PROBLEM
Retype, word for word, each line between the lines holding "What is (K +" and "Answer: 6564256077050/9064993631369 ≈ 0.72413", inclusive, and leave the rest of the data alone.
START STORED DATA
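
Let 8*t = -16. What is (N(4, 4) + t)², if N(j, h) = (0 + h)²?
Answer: 196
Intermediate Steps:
N(j, h) = h²
t = -2 (t = (⅛)*(-16) = -2)
(N(4, 4) + t)² = (4² - 2)² = (16 - 2)² = 14² = 196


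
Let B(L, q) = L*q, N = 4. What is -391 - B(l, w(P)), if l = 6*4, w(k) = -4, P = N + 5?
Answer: -295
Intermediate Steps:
P = 9 (P = 4 + 5 = 9)
l = 24
-391 - B(l, w(P)) = -391 - 24*(-4) = -391 - 1*(-96) = -391 + 96 = -295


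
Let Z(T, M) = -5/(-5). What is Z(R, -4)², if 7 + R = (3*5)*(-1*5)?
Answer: 1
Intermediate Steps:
R = -82 (R = -7 + (3*5)*(-1*5) = -7 + 15*(-5) = -7 - 75 = -82)
Z(T, M) = 1 (Z(T, M) = -5*(-⅕) = 1)
Z(R, -4)² = 1² = 1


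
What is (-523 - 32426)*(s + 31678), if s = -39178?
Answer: 247117500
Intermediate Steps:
(-523 - 32426)*(s + 31678) = (-523 - 32426)*(-39178 + 31678) = -32949*(-7500) = 247117500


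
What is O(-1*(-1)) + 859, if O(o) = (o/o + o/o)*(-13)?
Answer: 833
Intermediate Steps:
O(o) = -26 (O(o) = (1 + 1)*(-13) = 2*(-13) = -26)
O(-1*(-1)) + 859 = -26 + 859 = 833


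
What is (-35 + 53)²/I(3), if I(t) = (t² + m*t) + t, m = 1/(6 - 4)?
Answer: 24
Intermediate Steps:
m = ½ (m = 1/2 = ½ ≈ 0.50000)
I(t) = t² + 3*t/2 (I(t) = (t² + t/2) + t = t² + 3*t/2)
(-35 + 53)²/I(3) = (-35 + 53)²/(((½)*3*(3 + 2*3))) = 18²/(((½)*3*(3 + 6))) = 324/(((½)*3*9)) = 324/(27/2) = 324*(2/27) = 24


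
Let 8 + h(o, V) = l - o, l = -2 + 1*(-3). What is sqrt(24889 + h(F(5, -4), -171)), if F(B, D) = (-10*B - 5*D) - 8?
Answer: sqrt(24914) ≈ 157.84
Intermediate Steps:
F(B, D) = -8 - 10*B - 5*D
l = -5 (l = -2 - 3 = -5)
h(o, V) = -13 - o (h(o, V) = -8 + (-5 - o) = -13 - o)
sqrt(24889 + h(F(5, -4), -171)) = sqrt(24889 + (-13 - (-8 - 10*5 - 5*(-4)))) = sqrt(24889 + (-13 - (-8 - 50 + 20))) = sqrt(24889 + (-13 - 1*(-38))) = sqrt(24889 + (-13 + 38)) = sqrt(24889 + 25) = sqrt(24914)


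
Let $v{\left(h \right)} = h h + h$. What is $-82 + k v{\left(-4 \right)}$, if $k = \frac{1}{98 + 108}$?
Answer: $- \frac{8440}{103} \approx -81.942$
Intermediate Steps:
$v{\left(h \right)} = h + h^{2}$ ($v{\left(h \right)} = h^{2} + h = h + h^{2}$)
$k = \frac{1}{206} \approx 0.0048544$
$-82 + k v{\left(-4 \right)} = -82 + \frac{\left(-4\right) \left(1 - 4\right)}{206} = -82 + \frac{\left(-4\right) \left(-3\right)}{206} = -82 + \frac{1}{206} \cdot 12 = -82 + \frac{6}{103} = - \frac{8440}{103}$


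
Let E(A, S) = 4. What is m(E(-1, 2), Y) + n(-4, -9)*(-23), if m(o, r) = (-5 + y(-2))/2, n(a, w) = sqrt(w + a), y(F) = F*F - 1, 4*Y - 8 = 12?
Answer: -1 - 23*I*sqrt(13) ≈ -1.0 - 82.928*I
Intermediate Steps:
Y = 5 (Y = 2 + (1/4)*12 = 2 + 3 = 5)
y(F) = -1 + F**2 (y(F) = F**2 - 1 = -1 + F**2)
n(a, w) = sqrt(a + w)
m(o, r) = -1 (m(o, r) = (-5 + (-1 + (-2)**2))/2 = (-5 + (-1 + 4))*(1/2) = (-5 + 3)*(1/2) = -2*1/2 = -1)
m(E(-1, 2), Y) + n(-4, -9)*(-23) = -1 + sqrt(-4 - 9)*(-23) = -1 + sqrt(-13)*(-23) = -1 + (I*sqrt(13))*(-23) = -1 - 23*I*sqrt(13)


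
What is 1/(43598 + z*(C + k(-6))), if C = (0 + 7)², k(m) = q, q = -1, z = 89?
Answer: 1/47870 ≈ 2.0890e-5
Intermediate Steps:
k(m) = -1
C = 49 (C = 7² = 49)
1/(43598 + z*(C + k(-6))) = 1/(43598 + 89*(49 - 1)) = 1/(43598 + 89*48) = 1/(43598 + 4272) = 1/47870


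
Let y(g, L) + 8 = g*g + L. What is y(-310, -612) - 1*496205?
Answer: -400725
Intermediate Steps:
y(g, L) = -8 + L + g**2 (y(g, L) = -8 + (g*g + L) = -8 + (g**2 + L) = -8 + (L + g**2) = -8 + L + g**2)
y(-310, -612) - 1*496205 = (-8 - 612 + (-310)**2) - 1*496205 = (-8 - 612 + 96100) - 496205 = 95480 - 496205 = -400725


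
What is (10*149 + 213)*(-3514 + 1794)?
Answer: -2929160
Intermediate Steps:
(10*149 + 213)*(-3514 + 1794) = (1490 + 213)*(-1720) = 1703*(-1720) = -2929160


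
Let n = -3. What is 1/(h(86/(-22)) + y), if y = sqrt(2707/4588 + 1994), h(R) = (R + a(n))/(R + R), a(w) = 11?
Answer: 2564692/5637850541 + 3698*sqrt(10496402313)/16913551623 ≈ 0.022855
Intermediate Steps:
h(R) = (11 + R)/(2*R) (h(R) = (R + 11)/(R + R) = (11 + R)/((2*R)) = (11 + R)*(1/(2*R)) = (11 + R)/(2*R))
y = sqrt(10496402313)/2294 (y = sqrt(2707*(1/4588) + 1994) = sqrt(2707/4588 + 1994) = sqrt(9151179/4588) = sqrt(10496402313)/2294 ≈ 44.661)
1/(h(86/(-22)) + y) = 1/((11 + 86/(-22))/(2*((86/(-22)))) + sqrt(10496402313)/2294) = 1/((11 + 86*(-1/22))/(2*((86*(-1/22)))) + sqrt(10496402313)/2294) = 1/((11 - 43/11)/(2*(-43/11)) + sqrt(10496402313)/2294) = 1/((1/2)*(-11/43)*(78/11) + sqrt(10496402313)/2294) = 1/(-39/43 + sqrt(10496402313)/2294)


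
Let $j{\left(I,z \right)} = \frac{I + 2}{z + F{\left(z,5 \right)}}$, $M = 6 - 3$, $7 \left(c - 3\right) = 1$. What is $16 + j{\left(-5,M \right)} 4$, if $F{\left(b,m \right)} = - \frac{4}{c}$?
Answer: $\frac{172}{19} \approx 9.0526$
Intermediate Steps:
$c = \frac{22}{7}$ ($c = 3 + \frac{1}{7} \cdot 1 = 3 + \frac{1}{7} = \frac{22}{7} \approx 3.1429$)
$F{\left(b,m \right)} = - \frac{14}{11}$ ($F{\left(b,m \right)} = - \frac{4}{\frac{22}{7}} = \left(-4\right) \frac{7}{22} = - \frac{14}{11}$)
$M = 3$ ($M = 6 - 3 = 3$)
$j{\left(I,z \right)} = \frac{2 + I}{- \frac{14}{11} + z}$ ($j{\left(I,z \right)} = \frac{I + 2}{z - \frac{14}{11}} = \frac{2 + I}{- \frac{14}{11} + z}$)
$16 + j{\left(-5,M \right)} 4 = 16 + \frac{11 \left(2 - 5\right)}{-14 + 11 \cdot 3} \cdot 4 = 16 + 11 \frac{1}{-14 + 33} \left(-3\right) 4 = 16 + 11 \cdot \frac{1}{19} \left(-3\right) 4 = 16 - \frac{132}{19} = \frac{172}{19}$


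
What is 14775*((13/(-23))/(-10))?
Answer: 38415/46 ≈ 835.11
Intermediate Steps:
14775*((13/(-23))/(-10)) = 14775*((13*(-1/23))*(-⅒)) = 14775*(-13/23*(-⅒)) = 14775*(13/230) = 38415/46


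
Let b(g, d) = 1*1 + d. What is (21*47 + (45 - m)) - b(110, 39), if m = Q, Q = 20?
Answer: 972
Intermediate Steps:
b(g, d) = 1 + d
m = 20
(21*47 + (45 - m)) - b(110, 39) = (21*47 + (45 - 1*20)) - (1 + 39) = (987 + (45 - 20)) - 1*40 = (987 + 25) - 40 = 1012 - 40 = 972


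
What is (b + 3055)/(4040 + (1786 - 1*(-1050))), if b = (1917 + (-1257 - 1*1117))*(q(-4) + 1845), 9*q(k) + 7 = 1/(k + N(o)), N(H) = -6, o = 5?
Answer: -75577453/618840 ≈ -122.13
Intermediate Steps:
q(k) = -7/9 + 1/(9*(-6 + k)) (q(k) = -7/9 + 1/(9*(k - 6)) = -7/9 + 1/(9*(-6 + k)))
b = -75852403/90 (b = (1917 + (-1257 - 1*1117))*((43 - 7*(-4))/(9*(-6 - 4)) + 1845) = (1917 + (-1257 - 1117))*((⅑)*(43 + 28)/(-10) + 1845) = (1917 - 2374)*((⅑)*(-⅒)*71 + 1845) = -457*(-71/90 + 1845) = -457*165979/90 = -75852403/90 ≈ -8.4280e+5)
(b + 3055)/(4040 + (1786 - 1*(-1050))) = (-75852403/90 + 3055)/(4040 + (1786 - 1*(-1050))) = -75577453/(90*(4040 + (1786 + 1050))) = -75577453/(90*(4040 + 2836)) = -75577453/90/6876 = -75577453/90*1/6876 = -75577453/618840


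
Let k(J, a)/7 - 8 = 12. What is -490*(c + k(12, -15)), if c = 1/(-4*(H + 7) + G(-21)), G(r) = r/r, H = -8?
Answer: -68698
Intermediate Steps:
k(J, a) = 140 (k(J, a) = 56 + 7*12 = 56 + 84 = 140)
G(r) = 1
c = 1/5 (c = 1/(-4*(-8 + 7) + 1) = 1/(-4*(-1) + 1) = 1/(4 + 1) = 1/5 ≈ 0.20000)
-490*(c + k(12, -15)) = -490*(1/5 + 140) = -490*701/5 = -68698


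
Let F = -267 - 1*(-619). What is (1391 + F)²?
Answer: 3038049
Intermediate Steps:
F = 352 (F = -267 + 619 = 352)
(1391 + F)² = (1391 + 352)² = 1743² = 3038049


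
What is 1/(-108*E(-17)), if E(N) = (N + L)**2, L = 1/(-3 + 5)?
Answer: -1/29403 ≈ -3.4010e-5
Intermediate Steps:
L = 1/2 ≈ 0.50000
E(N) = (1/2 + N)**2 (E(N) = (N + 1/2)**2 = (1/2 + N)**2)
1/(-108*E(-17)) = 1/(-27*(1 + 2*(-17))**2) = 1/(-27*(1 - 34)**2) = 1/(-27*(-33)**2) = 1/(-27*1089) = 1/(-108*1089/4) = 1/(-29403) = -1/29403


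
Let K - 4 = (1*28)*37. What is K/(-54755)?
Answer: -208/10951 ≈ -0.018994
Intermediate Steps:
K = 1040 (K = 4 + (1*28)*37 = 4 + 28*37 = 4 + 1036 = 1040)
K/(-54755) = 1040/(-54755) = 1040*(-1/54755) = -208/10951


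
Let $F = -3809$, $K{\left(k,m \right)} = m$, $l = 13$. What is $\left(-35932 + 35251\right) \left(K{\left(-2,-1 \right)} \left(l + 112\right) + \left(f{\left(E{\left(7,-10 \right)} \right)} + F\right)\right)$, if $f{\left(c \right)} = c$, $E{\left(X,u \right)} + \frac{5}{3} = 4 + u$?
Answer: $2684275$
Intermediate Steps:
$E{\left(X,u \right)} = \frac{7}{3} + u$ ($E{\left(X,u \right)} = - \frac{5}{3} + \left(4 + u\right) = \frac{7}{3} + u$)
$\left(-35932 + 35251\right) \left(K{\left(-2,-1 \right)} \left(l + 112\right) + \left(f{\left(E{\left(7,-10 \right)} \right)} + F\right)\right) = \left(-35932 + 35251\right) \left(- (13 + 112) + \left(\left(\frac{7}{3} - 10\right) - 3809\right)\right) = - 681 \left(\left(-1\right) 125 - \frac{11450}{3}\right) = - 681 \left(-125 - \frac{11450}{3}\right) = \left(-681\right) \left(- \frac{11825}{3}\right) = 2684275$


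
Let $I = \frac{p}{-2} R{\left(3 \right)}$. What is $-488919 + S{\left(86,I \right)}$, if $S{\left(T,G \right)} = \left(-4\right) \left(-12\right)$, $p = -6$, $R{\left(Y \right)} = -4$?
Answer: $-488871$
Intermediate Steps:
$I = -12$ ($I = - \frac{6}{-2} \left(-4\right) = \left(-6\right) \left(- \frac{1}{2}\right) \left(-4\right) = 3 \left(-4\right) = -12$)
$S{\left(T,G \right)} = 48$
$-488919 + S{\left(86,I \right)} = -488919 + 48 = -488871$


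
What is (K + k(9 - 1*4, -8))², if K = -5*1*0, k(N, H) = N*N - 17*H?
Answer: 25921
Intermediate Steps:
k(N, H) = N² - 17*H
K = 0 (K = -5*0 = 0)
(K + k(9 - 1*4, -8))² = (0 + ((9 - 1*4)² - 17*(-8)))² = (0 + ((9 - 4)² + 136))² = (0 + (5² + 136))² = (0 + (25 + 136))² = (0 + 161)² = 161² = 25921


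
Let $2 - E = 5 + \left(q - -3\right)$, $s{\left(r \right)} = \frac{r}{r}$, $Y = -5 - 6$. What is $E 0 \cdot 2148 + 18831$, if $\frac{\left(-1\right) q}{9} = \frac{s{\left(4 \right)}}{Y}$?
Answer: $18831$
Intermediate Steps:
$Y = -11$ ($Y = -5 - 6 = -11$)
$s{\left(r \right)} = 1$
$q = \frac{9}{11}$ ($q = - 9 \cdot 1 \frac{1}{-11} = - 9 \cdot 1 \left(- \frac{1}{11}\right) = \left(-9\right) \left(- \frac{1}{11}\right) = \frac{9}{11} \approx 0.81818$)
$E = - \frac{75}{11}$ ($E = 2 - \left(5 + \left(\frac{9}{11} - -3\right)\right) = 2 - \left(5 + \left(\frac{9}{11} + 3\right)\right) = 2 - \left(5 + \frac{42}{11}\right) = 2 - \frac{97}{11} = - \frac{75}{11} \approx -6.8182$)
$E 0 \cdot 2148 + 18831 = \left(- \frac{75}{11}\right) 0 \cdot 2148 + 18831 = 0 \cdot 2148 + 18831 = 0 + 18831 = 18831$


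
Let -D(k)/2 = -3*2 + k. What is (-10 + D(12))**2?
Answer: 484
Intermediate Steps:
D(k) = 12 - 2*k (D(k) = -2*(-3*2 + k) = -2*(-6 + k) = 12 - 2*k)
(-10 + D(12))**2 = (-10 + (12 - 2*12))**2 = (-10 + (12 - 24))**2 = (-10 - 12)**2 = (-22)**2 = 484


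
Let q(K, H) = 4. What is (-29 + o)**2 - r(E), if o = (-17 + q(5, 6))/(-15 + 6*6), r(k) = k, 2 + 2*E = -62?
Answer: 400996/441 ≈ 909.29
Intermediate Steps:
E = -32 (E = -1 + (1/2)*(-62) = -1 - 31 = -32)
o = -13/21 (o = (-17 + 4)/(-15 + 6*6) = -13/(-15 + 36) = -13/21 ≈ -0.61905)
(-29 + o)**2 - r(E) = (-29 - 13/21)**2 - 1*(-32) = (-622/21)**2 + 32 = 386884/441 + 32 = 400996/441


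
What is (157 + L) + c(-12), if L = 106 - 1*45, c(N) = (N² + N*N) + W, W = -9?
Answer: 497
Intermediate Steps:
c(N) = -9 + 2*N² (c(N) = (N² + N*N) - 9 = (N² + N²) - 9 = 2*N² - 9 = -9 + 2*N²)
L = 61 (L = 106 - 45 = 61)
(157 + L) + c(-12) = (157 + 61) + (-9 + 2*(-12)²) = 218 + (-9 + 2*144) = 218 + (-9 + 288) = 218 + 279 = 497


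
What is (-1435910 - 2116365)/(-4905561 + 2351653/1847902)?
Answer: 6564256077050/9064993631369 ≈ 0.72413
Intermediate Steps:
(-1435910 - 2116365)/(-4905561 + 2351653/1847902) = -3552275/(-4905561 + 2351653*(1/1847902)) = -3552275/(-4905561 + 2351653/1847902) = -3552275/(-9064993631369/1847902) = -3552275*(-1847902/9064993631369) = 6564256077050/9064993631369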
END STORED DATA
COMPLETED TASK
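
What is (K + k(9 - 1*4, -8))², if K = -5*1*0, k(N, H) = N*N - 17*H?
Answer: 25921
Intermediate Steps:
k(N, H) = N² - 17*H
K = 0 (K = -5*0 = 0)
(K + k(9 - 1*4, -8))² = (0 + ((9 - 1*4)² - 17*(-8)))² = (0 + ((9 - 4)² + 136))² = (0 + (5² + 136))² = (0 + (25 + 136))² = (0 + 161)² = 161² = 25921


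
Let $2 - E = 5 + \left(q - -3\right)$, $s{\left(r \right)} = \frac{r}{r}$, $Y = -5 - 6$. What is $E 0 \cdot 2148 + 18831$, if $\frac{\left(-1\right) q}{9} = \frac{s{\left(4 \right)}}{Y}$?
Answer: $18831$
Intermediate Steps:
$Y = -11$ ($Y = -5 - 6 = -11$)
$s{\left(r \right)} = 1$
$q = \frac{9}{11}$ ($q = - 9 \cdot 1 \frac{1}{-11} = - 9 \cdot 1 \left(- \frac{1}{11}\right) = \left(-9\right) \left(- \frac{1}{11}\right) = \frac{9}{11} \approx 0.81818$)
$E = - \frac{75}{11}$ ($E = 2 - \left(5 + \left(\frac{9}{11} - -3\right)\right) = 2 - \left(5 + \left(\frac{9}{11} + 3\right)\right) = 2 - \left(5 + \frac{42}{11}\right) = 2 - \frac{97}{11} = - \frac{75}{11} \approx -6.8182$)
$E 0 \cdot 2148 + 18831 = \left(- \frac{75}{11}\right) 0 \cdot 2148 + 18831 = 0 \cdot 2148 + 18831 = 0 + 18831 = 18831$


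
Let -D(k)/2 = -3*2 + k. What is (-10 + D(12))**2?
Answer: 484
Intermediate Steps:
D(k) = 12 - 2*k (D(k) = -2*(-3*2 + k) = -2*(-6 + k) = 12 - 2*k)
(-10 + D(12))**2 = (-10 + (12 - 2*12))**2 = (-10 + (12 - 24))**2 = (-10 - 12)**2 = (-22)**2 = 484


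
Let q(K, H) = 4. What is (-29 + o)**2 - r(E), if o = (-17 + q(5, 6))/(-15 + 6*6), r(k) = k, 2 + 2*E = -62?
Answer: 400996/441 ≈ 909.29
Intermediate Steps:
E = -32 (E = -1 + (1/2)*(-62) = -1 - 31 = -32)
o = -13/21 (o = (-17 + 4)/(-15 + 6*6) = -13/(-15 + 36) = -13/21 ≈ -0.61905)
(-29 + o)**2 - r(E) = (-29 - 13/21)**2 - 1*(-32) = (-622/21)**2 + 32 = 386884/441 + 32 = 400996/441


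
What is (157 + L) + c(-12), if L = 106 - 1*45, c(N) = (N² + N*N) + W, W = -9?
Answer: 497
Intermediate Steps:
c(N) = -9 + 2*N² (c(N) = (N² + N*N) - 9 = (N² + N²) - 9 = 2*N² - 9 = -9 + 2*N²)
L = 61 (L = 106 - 45 = 61)
(157 + L) + c(-12) = (157 + 61) + (-9 + 2*(-12)²) = 218 + (-9 + 2*144) = 218 + (-9 + 288) = 218 + 279 = 497


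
What is (-1435910 - 2116365)/(-4905561 + 2351653/1847902)?
Answer: 6564256077050/9064993631369 ≈ 0.72413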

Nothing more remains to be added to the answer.